═════ Extracted information

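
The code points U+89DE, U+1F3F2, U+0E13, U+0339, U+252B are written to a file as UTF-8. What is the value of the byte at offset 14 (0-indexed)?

0xAB

U+89DE → 3-byte form E8 A7 9E at offsets 0–2.
U+1F3F2 → 4-byte form F0 9F 8F B2 at offsets 3–6.
U+0E13 → 3-byte form E0 B8 93 at offsets 7–9.
U+0339 → 2-byte form CC B9 at offsets 10–11.
U+252B → 3-byte form E2 94 AB at offsets 12–14.
Offset 14 falls in char 5's range; it's byte 3 of E2 94 AB = 0xAB.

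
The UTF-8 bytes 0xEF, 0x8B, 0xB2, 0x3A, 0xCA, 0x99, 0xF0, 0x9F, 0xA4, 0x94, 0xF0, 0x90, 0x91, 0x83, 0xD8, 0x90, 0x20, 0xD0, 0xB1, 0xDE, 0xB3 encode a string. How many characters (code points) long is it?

Byte at offset 0: 0xEF = 11101111 → 3-byte char (#1). Advance 3.
Byte at offset 3: 0x3A = 00111010 → 1-byte char (#2). Advance 1.
Byte at offset 4: 0xCA = 11001010 → 2-byte char (#3). Advance 2.
Byte at offset 6: 0xF0 = 11110000 → 4-byte char (#4). Advance 4.
Byte at offset 10: 0xF0 = 11110000 → 4-byte char (#5). Advance 4.
Byte at offset 14: 0xD8 = 11011000 → 2-byte char (#6). Advance 2.
Byte at offset 16: 0x20 = 00100000 → 1-byte char (#7). Advance 1.
Byte at offset 17: 0xD0 = 11010000 → 2-byte char (#8). Advance 2.
Byte at offset 19: 0xDE = 11011110 → 2-byte char (#9). Advance 2.
Reached end at offset 21 after 9 code points.

9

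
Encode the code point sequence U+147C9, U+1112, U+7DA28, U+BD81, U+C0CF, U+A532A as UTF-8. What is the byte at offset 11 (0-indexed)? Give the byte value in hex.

0xEB

U+147C9 → 4-byte form F0 94 9F 89 at offsets 0–3.
U+1112 → 3-byte form E1 84 92 at offsets 4–6.
U+7DA28 → 4-byte form F1 BD A8 A8 at offsets 7–10.
U+BD81 → 3-byte form EB B6 81 at offsets 11–13.
Offset 11 falls in char 4's range; it's byte 1 of EB B6 81 = 0xEB.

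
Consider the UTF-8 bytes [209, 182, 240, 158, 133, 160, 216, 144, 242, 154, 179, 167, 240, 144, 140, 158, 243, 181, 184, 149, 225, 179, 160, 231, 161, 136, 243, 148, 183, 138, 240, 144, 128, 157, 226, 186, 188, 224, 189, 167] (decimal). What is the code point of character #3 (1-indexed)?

Offset 0: leading byte 0xD1 = 11010001 → 2-byte char #1 = D1 B6.
Offset 2: leading byte 0xF0 = 11110000 → 4-byte char #2 = F0 9E 85 A0.
Offset 6: leading byte 0xD8 = 11011000 → 2-byte char #3 = D8 90.
Leading byte 0xD8 = 11011000 matches 110xxxxx → 2-byte sequence.
Byte 1: 0xD8 = 11011000, payload 11000 (5 bits).
Byte 2: 0x90 = 10010000 (10xxxxxx ✓), payload 010000.
Concatenate: 11000010000 = 0x610 (11 bits → U+0610).

U+0610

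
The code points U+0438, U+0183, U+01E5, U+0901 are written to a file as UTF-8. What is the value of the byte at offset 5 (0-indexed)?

U+0438 → 2-byte form D0 B8 at offsets 0–1.
U+0183 → 2-byte form C6 83 at offsets 2–3.
U+01E5 → 2-byte form C7 A5 at offsets 4–5.
Offset 5 falls in char 3's range; it's byte 2 of C7 A5 = 0xA5.

0xA5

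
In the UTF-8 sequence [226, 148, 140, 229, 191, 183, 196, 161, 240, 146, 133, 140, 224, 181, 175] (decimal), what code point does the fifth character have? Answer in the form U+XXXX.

Offset 0: leading byte 0xE2 = 11100010 → 3-byte char #1 = E2 94 8C.
Offset 3: leading byte 0xE5 = 11100101 → 3-byte char #2 = E5 BF B7.
Offset 6: leading byte 0xC4 = 11000100 → 2-byte char #3 = C4 A1.
Offset 8: leading byte 0xF0 = 11110000 → 4-byte char #4 = F0 92 85 8C.
Offset 12: leading byte 0xE0 = 11100000 → 3-byte char #5 = E0 B5 AF.
Leading byte 0xE0 = 11100000 matches 1110xxxx → 3-byte sequence.
Byte 1: 0xE0 = 11100000, payload 0000 (4 bits).
Byte 2: 0xB5 = 10110101 (10xxxxxx ✓), payload 110101.
Byte 3: 0xAF = 10101111 (10xxxxxx ✓), payload 101111.
Concatenate: 0000110101101111 = 0xD6F (16 bits → U+0D6F).

U+0D6F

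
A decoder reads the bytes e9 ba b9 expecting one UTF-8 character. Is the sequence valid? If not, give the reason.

valid

Leading byte 0xE9 = 11101001 → 3-byte form.
Continuation bytes 0xBA=10111010, 0xB9=10111001 all match 10xxxxxx.
Decoded value 0x9EB9 is ≥ 0x800 (shortest form) and not a surrogate.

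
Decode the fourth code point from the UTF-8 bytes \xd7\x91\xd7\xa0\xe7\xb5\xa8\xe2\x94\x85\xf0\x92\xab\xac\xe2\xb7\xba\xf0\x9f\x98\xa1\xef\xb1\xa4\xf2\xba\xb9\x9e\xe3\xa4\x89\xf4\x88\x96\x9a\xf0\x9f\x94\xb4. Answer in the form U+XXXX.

U+2505

Offset 0: leading byte 0xD7 = 11010111 → 2-byte char #1 = D7 91.
Offset 2: leading byte 0xD7 = 11010111 → 2-byte char #2 = D7 A0.
Offset 4: leading byte 0xE7 = 11100111 → 3-byte char #3 = E7 B5 A8.
Offset 7: leading byte 0xE2 = 11100010 → 3-byte char #4 = E2 94 85.
Leading byte 0xE2 = 11100010 matches 1110xxxx → 3-byte sequence.
Byte 1: 0xE2 = 11100010, payload 0010 (4 bits).
Byte 2: 0x94 = 10010100 (10xxxxxx ✓), payload 010100.
Byte 3: 0x85 = 10000101 (10xxxxxx ✓), payload 000101.
Concatenate: 0010010100000101 = 0x2505 (16 bits → U+2505).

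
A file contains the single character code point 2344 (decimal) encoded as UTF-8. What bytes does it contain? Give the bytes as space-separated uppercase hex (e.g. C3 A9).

E0 A4 A8

U+0928 = 0x928 = 2344 decimal. In range U+0800–U+FFFF → 3-byte form: 1110xxxx 10xxxxxx 10xxxxxx.
Binary (16 bits): 0000100100101000.
Split 4+6+6: 0000 | 100100 | 101000.
Byte 1: 11100000 = 0xE0.
Byte 2: 10100100 = 0xA4.
Byte 3: 10101000 = 0xA8.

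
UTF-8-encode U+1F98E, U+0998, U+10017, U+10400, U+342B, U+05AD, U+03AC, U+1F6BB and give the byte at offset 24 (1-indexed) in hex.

1-indexed offset 24 is 0-indexed offset 23.
U+1F98E → 4-byte form F0 9F A6 8E at offsets 0–3.
U+0998 → 3-byte form E0 A6 98 at offsets 4–6.
U+10017 → 4-byte form F0 90 80 97 at offsets 7–10.
U+10400 → 4-byte form F0 90 90 80 at offsets 11–14.
U+342B → 3-byte form E3 90 AB at offsets 15–17.
U+05AD → 2-byte form D6 AD at offsets 18–19.
U+03AC → 2-byte form CE AC at offsets 20–21.
U+1F6BB → 4-byte form F0 9F 9A BB at offsets 22–25.
Offset 23 falls in char 8's range; it's byte 2 of F0 9F 9A BB = 0x9F.

0x9F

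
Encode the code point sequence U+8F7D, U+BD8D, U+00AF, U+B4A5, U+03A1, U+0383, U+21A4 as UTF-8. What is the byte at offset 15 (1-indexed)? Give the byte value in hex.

0x83

1-indexed offset 15 is 0-indexed offset 14.
U+8F7D → 3-byte form E8 BD BD at offsets 0–2.
U+BD8D → 3-byte form EB B6 8D at offsets 3–5.
U+00AF → 2-byte form C2 AF at offsets 6–7.
U+B4A5 → 3-byte form EB 92 A5 at offsets 8–10.
U+03A1 → 2-byte form CE A1 at offsets 11–12.
U+0383 → 2-byte form CE 83 at offsets 13–14.
Offset 14 falls in char 6's range; it's byte 2 of CE 83 = 0x83.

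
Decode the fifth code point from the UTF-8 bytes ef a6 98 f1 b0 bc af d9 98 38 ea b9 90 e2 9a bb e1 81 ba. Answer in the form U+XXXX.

Offset 0: leading byte 0xEF = 11101111 → 3-byte char #1 = EF A6 98.
Offset 3: leading byte 0xF1 = 11110001 → 4-byte char #2 = F1 B0 BC AF.
Offset 7: leading byte 0xD9 = 11011001 → 2-byte char #3 = D9 98.
Offset 9: leading byte 0x38 = 00111000 → 1-byte char #4 = 38.
Offset 10: leading byte 0xEA = 11101010 → 3-byte char #5 = EA B9 90.
Leading byte 0xEA = 11101010 matches 1110xxxx → 3-byte sequence.
Byte 1: 0xEA = 11101010, payload 1010 (4 bits).
Byte 2: 0xB9 = 10111001 (10xxxxxx ✓), payload 111001.
Byte 3: 0x90 = 10010000 (10xxxxxx ✓), payload 010000.
Concatenate: 1010111001010000 = 0xAE50 (16 bits → U+AE50).

U+AE50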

══════════

* What the task requires *
Exact copies of the lines from the one with "Decode the fifth" through the final line of the listing should be returned, and no other lines.

* Exercise response *
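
Decode the fifth code point from the UTF-8 bytes ef a6 98 f1 b0 bc af d9 98 38 ea b9 90 e2 9a bb e1 81 ba. Answer in the form U+XXXX.

Offset 0: leading byte 0xEF = 11101111 → 3-byte char #1 = EF A6 98.
Offset 3: leading byte 0xF1 = 11110001 → 4-byte char #2 = F1 B0 BC AF.
Offset 7: leading byte 0xD9 = 11011001 → 2-byte char #3 = D9 98.
Offset 9: leading byte 0x38 = 00111000 → 1-byte char #4 = 38.
Offset 10: leading byte 0xEA = 11101010 → 3-byte char #5 = EA B9 90.
Leading byte 0xEA = 11101010 matches 1110xxxx → 3-byte sequence.
Byte 1: 0xEA = 11101010, payload 1010 (4 bits).
Byte 2: 0xB9 = 10111001 (10xxxxxx ✓), payload 111001.
Byte 3: 0x90 = 10010000 (10xxxxxx ✓), payload 010000.
Concatenate: 1010111001010000 = 0xAE50 (16 bits → U+AE50).

U+AE50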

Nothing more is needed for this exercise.